*WORK REQUEST*
Output each record in full, exactly as it stands.

*THE DATA*
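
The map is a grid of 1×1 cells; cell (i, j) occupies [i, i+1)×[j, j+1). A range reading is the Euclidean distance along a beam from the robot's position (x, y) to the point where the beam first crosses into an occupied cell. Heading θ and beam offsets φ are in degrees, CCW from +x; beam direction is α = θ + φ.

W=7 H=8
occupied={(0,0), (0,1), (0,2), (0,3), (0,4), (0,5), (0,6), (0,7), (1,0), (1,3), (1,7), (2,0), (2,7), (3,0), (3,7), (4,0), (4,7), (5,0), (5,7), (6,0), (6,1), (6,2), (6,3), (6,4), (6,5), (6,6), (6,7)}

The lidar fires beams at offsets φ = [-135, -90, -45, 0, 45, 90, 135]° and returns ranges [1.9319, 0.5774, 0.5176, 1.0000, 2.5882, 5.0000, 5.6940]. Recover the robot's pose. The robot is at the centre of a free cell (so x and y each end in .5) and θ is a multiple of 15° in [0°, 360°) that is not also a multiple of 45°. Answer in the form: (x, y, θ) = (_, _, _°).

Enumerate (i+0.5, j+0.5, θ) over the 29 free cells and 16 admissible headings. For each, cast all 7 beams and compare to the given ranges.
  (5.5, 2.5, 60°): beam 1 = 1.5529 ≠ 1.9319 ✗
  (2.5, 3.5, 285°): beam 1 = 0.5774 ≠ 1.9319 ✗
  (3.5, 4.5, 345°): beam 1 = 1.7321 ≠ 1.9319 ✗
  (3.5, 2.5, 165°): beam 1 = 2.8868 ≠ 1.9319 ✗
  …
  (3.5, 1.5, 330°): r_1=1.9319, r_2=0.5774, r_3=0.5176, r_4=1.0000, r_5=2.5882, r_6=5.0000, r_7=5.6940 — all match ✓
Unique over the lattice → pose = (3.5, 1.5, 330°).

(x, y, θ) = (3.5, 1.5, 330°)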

*ANSWER*
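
The map is a grid of 1×1 cells; cell (i, j) occupies [i, i+1)×[j, j+1). A range reading is the Euclidean distance along a beam from the robot's position (x, y) to the point where the beam first crosses into an occupied cell. Heading θ and beam offsets φ are in degrees, CCW from +x; beam direction is α = θ + φ.

W=7 H=8
occupied={(0,0), (0,1), (0,2), (0,3), (0,4), (0,5), (0,6), (0,7), (1,0), (1,3), (1,7), (2,0), (2,7), (3,0), (3,7), (4,0), (4,7), (5,0), (5,7), (6,0), (6,1), (6,2), (6,3), (6,4), (6,5), (6,6), (6,7)}

The lidar fires beams at offsets φ = [-135, -90, -45, 0, 45, 90, 135]° and returns ranges [1.9319, 0.5774, 0.5176, 1.0000, 2.5882, 5.0000, 5.6940]. Recover the robot's pose. The robot is at the centre of a free cell (so x and y each end in .5) and θ is a multiple of 15° in [0°, 360°) that is not also a multiple of 45°. Answer in the form: (x, y, θ) = (_, _, _°).

Enumerate (i+0.5, j+0.5, θ) over the 29 free cells and 16 admissible headings. For each, cast all 7 beams and compare to the given ranges.
  (5.5, 2.5, 60°): beam 1 = 1.5529 ≠ 1.9319 ✗
  (2.5, 3.5, 285°): beam 1 = 0.5774 ≠ 1.9319 ✗
  (3.5, 4.5, 345°): beam 1 = 1.7321 ≠ 1.9319 ✗
  (3.5, 2.5, 165°): beam 1 = 2.8868 ≠ 1.9319 ✗
  …
  (3.5, 1.5, 330°): r_1=1.9319, r_2=0.5774, r_3=0.5176, r_4=1.0000, r_5=2.5882, r_6=5.0000, r_7=5.6940 — all match ✓
Unique over the lattice → pose = (3.5, 1.5, 330°).

(x, y, θ) = (3.5, 1.5, 330°)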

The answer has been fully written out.